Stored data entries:

+===+

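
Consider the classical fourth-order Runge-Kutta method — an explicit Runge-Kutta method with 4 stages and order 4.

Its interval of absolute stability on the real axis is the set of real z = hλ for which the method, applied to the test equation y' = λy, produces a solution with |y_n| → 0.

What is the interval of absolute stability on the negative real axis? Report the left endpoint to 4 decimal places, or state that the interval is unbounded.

(-2.7853, 0).

Test eqn y'=λy, z=hλ:
  order 4, 4-stage ⇒ R(z)=1+z+z^2/2+z^3/6+z^4/24
  (e.g. R(-1.1)=0.34417, |R|=0.34417)

Solve |R(x)|<1 on ℝ⁻.
x=-1.1: |R|=0.3442
|R(-2.3)|=0.4832 |R(-1.64)|=0.2711 |R(-1.02)|=0.3684
Bisect:
  x_lo=-3.1365 |R|=1.6722  x_hi=-0.2615 |R|=0.7699
  mid=-1.69900 |R|=0.27410 →hi
  mid=-2.41776 |R|=0.57327 →hi
  mid=-2.77714 |R|=0.98778 →hi
  mid=-2.95683 |R|=1.29097 →lo
  mid=-2.86699 |R|=1.13032 →lo
  mid=-2.82206 |R|=1.05687 →lo
  mid=-2.79960 |R|=1.02179 →lo
  ...
  [-2.78539,-2.78521] ⇒ x*=-2.7853
So |R|<1 on (-2.7853, 0).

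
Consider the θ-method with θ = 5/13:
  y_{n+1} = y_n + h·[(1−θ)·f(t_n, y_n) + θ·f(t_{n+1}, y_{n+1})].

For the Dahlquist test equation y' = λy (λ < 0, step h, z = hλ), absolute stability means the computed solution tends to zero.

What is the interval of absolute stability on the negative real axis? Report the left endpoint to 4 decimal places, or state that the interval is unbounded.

Test eqn y'=λy, z=hλ:
  y_{n+1} = y_n + z·[8/13·y_n + 5/13·y_{n+1}] ⇒ (1 − 5/13z)y_{n+1} = (1 + 8/13z)y_n
  so R(z) = (1 + 8/13z)/(1 − 5/13z).

Find x<0 with |R(x)|<1.
x=-1.36: |R|=0.1071
R=−1: 1+8/13x = −1+5/13x ⇒ -3/13x=2 ⇒ x=2/(-3/13)=-8.6667
Confirm numerically:
  x=-8.207: |R|=0.97448 <1
  x=-7.183: |R|=0.90901 <1
  x=-4.764: |R|=0.68202 <1
  x=-3.685: |R|=0.52442 <1
  x=-8.991: |R|=1.01679 >1
  x=-8.698: |R|=1.00166 >1
Interval (-8.6667, 0).

(-8.6667, 0).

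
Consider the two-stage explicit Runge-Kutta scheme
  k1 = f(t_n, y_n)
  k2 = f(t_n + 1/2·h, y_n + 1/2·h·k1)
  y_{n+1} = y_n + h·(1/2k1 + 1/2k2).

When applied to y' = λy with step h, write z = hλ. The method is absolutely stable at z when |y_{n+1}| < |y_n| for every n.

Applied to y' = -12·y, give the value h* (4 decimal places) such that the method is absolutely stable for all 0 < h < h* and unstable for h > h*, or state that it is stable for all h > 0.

Test eqn y'=λy, z=hλ:
  k1=λy_n ⇒ h·k1=z·y_n;  k2=λ(1+1/2z)y_n ⇒ h·k2=z(1+1/2z)y_n
  y_{n+1}/y_n = 1 + 1/2z + 1/2z(1+1/2z) = 1 + z + 1/4z²
  R(z) = 1 + z + 1/4z².

Need |R(x)|<1, x<0.
x=-1.64: |R|=0.0324
R=1: x+1/4x²=0 ⇒ x=−4=-4.0000; min R=1−1/(4·1/4)=0.0000>−1
Confirm numerically:
  x=-3.601: |R|=0.64080 <1
  x=-3.462: |R|=0.53436 <1
  x=-3.455: |R|=0.52926 <1
  x=-2.756: |R|=0.14288 <1
  x=-4.293: |R|=1.31446 >1
  x=-4.202: |R|=1.21220 >1
  x=-4.041: |R|=1.04142 >1
Interval (-4.0000, 0).

(-4.0000,0); λ=-12 ⇒ h* = (4)/12 = 0.3333.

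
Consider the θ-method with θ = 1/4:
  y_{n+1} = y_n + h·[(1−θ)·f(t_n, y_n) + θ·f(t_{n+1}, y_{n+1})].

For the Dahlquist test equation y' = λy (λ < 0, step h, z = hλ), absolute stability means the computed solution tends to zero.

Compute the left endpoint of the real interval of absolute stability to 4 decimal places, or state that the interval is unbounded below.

On y'=λy, z=hλ:
  y_{n+1} = y_n + z·[3/4·y_n + 1/4·y_{n+1}] ⇒ (1 − 1/4z)y_{n+1} = (1 + 3/4z)y_n
  R(z) = (1 + 3/4z)/(1 − 1/4z).

Solve |R(x)|<1 on ℝ⁻.
x=-1.45: |R|=0.0642
R=−1: 1+3/4x = −1+1/4x ⇒ -1/2x=2 ⇒ x=2/(-1/2)=-4.0000
Confirm numerically:
  x=-3.121: |R|=0.75312 <1
  x=-2.224: |R|=0.42931 <1
  x=-1.952: |R|=0.31183 <1
  x=-4.368: |R|=1.08795 >1
  x=-4.322: |R|=1.07739 >1
Stable set (-4.0000, 0).

left endpoint -4.0000.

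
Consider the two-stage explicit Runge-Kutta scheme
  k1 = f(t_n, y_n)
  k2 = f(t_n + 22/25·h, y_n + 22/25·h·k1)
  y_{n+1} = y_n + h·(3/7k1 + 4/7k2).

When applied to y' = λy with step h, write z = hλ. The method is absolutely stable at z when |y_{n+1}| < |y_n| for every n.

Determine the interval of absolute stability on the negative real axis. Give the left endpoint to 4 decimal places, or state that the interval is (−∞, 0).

z∈(-1.9886,0).

On y'=λy, z=hλ:
  k1=λy_n ⇒ h·k1=z·y_n;  k2=λ(1+22/25z)y_n ⇒ h·k2=z(1+22/25z)y_n
  y_{n+1}/y_n = 1 + 3/7z + 4/7z(1+22/25z) = 1 + z + 88/175z²
  ⇒ R(z) = 1 + z + 88/175z².

Boundary: |R(x)|=1, x<0.
x=-0.38: |R|=0.6926
R=1: x+88/175x²=0 ⇒ x=−175/88=-1.9886; min R=1−1/(4·88/175)=0.5028>−1
Confirm numerically:
  x=-1.687: |R|=0.74412 <1
  x=-1.599: |R|=0.68671 <1
  x=-1.481: |R|=0.62195 <1
  x=-2.396: |R|=1.49081 >1
  x=-2.120: |R|=1.14004 >1
So |R|<1 on (-1.9886, 0).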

+===+

> TASK OBJECTIVE
Search the data above for the string "Consider". Report every line where it is found.

> TASK OUTPUT
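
Consider the classical fourth-order Runge-Kutta method — an explicit Runge-Kutta method with 4 stages and order 4.
Consider the θ-method with θ = 5/13:
Consider the two-stage explicit Runge-Kutta scheme
Consider the θ-method with θ = 1/4:
Consider the two-stage explicit Runge-Kutta scheme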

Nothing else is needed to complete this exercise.